*** Block opens ***

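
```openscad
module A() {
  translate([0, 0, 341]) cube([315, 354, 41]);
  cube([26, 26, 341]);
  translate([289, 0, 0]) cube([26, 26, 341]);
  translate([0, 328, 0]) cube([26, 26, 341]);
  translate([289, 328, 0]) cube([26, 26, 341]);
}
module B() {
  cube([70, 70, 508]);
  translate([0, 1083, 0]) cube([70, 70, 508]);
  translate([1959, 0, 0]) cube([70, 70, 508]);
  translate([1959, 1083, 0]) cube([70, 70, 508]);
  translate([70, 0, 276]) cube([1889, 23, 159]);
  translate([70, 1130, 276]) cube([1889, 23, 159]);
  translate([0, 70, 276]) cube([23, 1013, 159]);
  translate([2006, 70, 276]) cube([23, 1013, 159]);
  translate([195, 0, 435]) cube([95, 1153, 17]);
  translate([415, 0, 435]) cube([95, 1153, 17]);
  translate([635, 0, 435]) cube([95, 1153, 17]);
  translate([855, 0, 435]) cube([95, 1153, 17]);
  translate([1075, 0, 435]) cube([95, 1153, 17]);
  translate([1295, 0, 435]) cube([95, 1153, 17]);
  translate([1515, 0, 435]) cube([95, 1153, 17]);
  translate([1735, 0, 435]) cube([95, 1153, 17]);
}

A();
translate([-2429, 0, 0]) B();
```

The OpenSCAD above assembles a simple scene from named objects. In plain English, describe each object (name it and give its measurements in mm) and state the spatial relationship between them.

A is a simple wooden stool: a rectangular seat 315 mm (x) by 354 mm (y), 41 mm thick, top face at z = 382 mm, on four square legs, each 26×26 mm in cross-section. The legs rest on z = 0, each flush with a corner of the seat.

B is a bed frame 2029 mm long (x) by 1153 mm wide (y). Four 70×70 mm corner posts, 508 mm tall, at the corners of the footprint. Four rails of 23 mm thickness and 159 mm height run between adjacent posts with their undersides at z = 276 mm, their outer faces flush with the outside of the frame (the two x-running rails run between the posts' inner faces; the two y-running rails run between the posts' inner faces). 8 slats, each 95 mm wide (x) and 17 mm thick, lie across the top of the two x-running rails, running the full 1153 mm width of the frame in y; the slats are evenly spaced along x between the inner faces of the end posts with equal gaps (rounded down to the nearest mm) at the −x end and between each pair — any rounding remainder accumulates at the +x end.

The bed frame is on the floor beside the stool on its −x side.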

*** Block closes ***

● WHAT YOU NEED TO DO
Copy out the whole listing exactly as written.

● RESULT
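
```openscad
module A() {
  translate([0, 0, 341]) cube([315, 354, 41]);
  cube([26, 26, 341]);
  translate([289, 0, 0]) cube([26, 26, 341]);
  translate([0, 328, 0]) cube([26, 26, 341]);
  translate([289, 328, 0]) cube([26, 26, 341]);
}
module B() {
  cube([70, 70, 508]);
  translate([0, 1083, 0]) cube([70, 70, 508]);
  translate([1959, 0, 0]) cube([70, 70, 508]);
  translate([1959, 1083, 0]) cube([70, 70, 508]);
  translate([70, 0, 276]) cube([1889, 23, 159]);
  translate([70, 1130, 276]) cube([1889, 23, 159]);
  translate([0, 70, 276]) cube([23, 1013, 159]);
  translate([2006, 70, 276]) cube([23, 1013, 159]);
  translate([195, 0, 435]) cube([95, 1153, 17]);
  translate([415, 0, 435]) cube([95, 1153, 17]);
  translate([635, 0, 435]) cube([95, 1153, 17]);
  translate([855, 0, 435]) cube([95, 1153, 17]);
  translate([1075, 0, 435]) cube([95, 1153, 17]);
  translate([1295, 0, 435]) cube([95, 1153, 17]);
  translate([1515, 0, 435]) cube([95, 1153, 17]);
  translate([1735, 0, 435]) cube([95, 1153, 17]);
}

A();
translate([-2429, 0, 0]) B();
```

The OpenSCAD above assembles a simple scene from named objects. In plain English, describe each object (name it and give its measurements in mm) and state the spatial relationship between them.

A is a simple wooden stool: a rectangular seat 315 mm (x) by 354 mm (y), 41 mm thick, top face at z = 382 mm, on four square legs, each 26×26 mm in cross-section. The legs rest on z = 0, each flush with a corner of the seat.

B is a bed frame 2029 mm long (x) by 1153 mm wide (y). Four 70×70 mm corner posts, 508 mm tall, at the corners of the footprint. Four rails of 23 mm thickness and 159 mm height run between adjacent posts with their undersides at z = 276 mm, their outer faces flush with the outside of the frame (the two x-running rails run between the posts' inner faces; the two y-running rails run between the posts' inner faces). 8 slats, each 95 mm wide (x) and 17 mm thick, lie across the top of the two x-running rails, running the full 1153 mm width of the frame in y; the slats are evenly spaced along x between the inner faces of the end posts with equal gaps (rounded down to the nearest mm) at the −x end and between each pair — any rounding remainder accumulates at the +x end.

The bed frame is on the floor beside the stool on its −x side.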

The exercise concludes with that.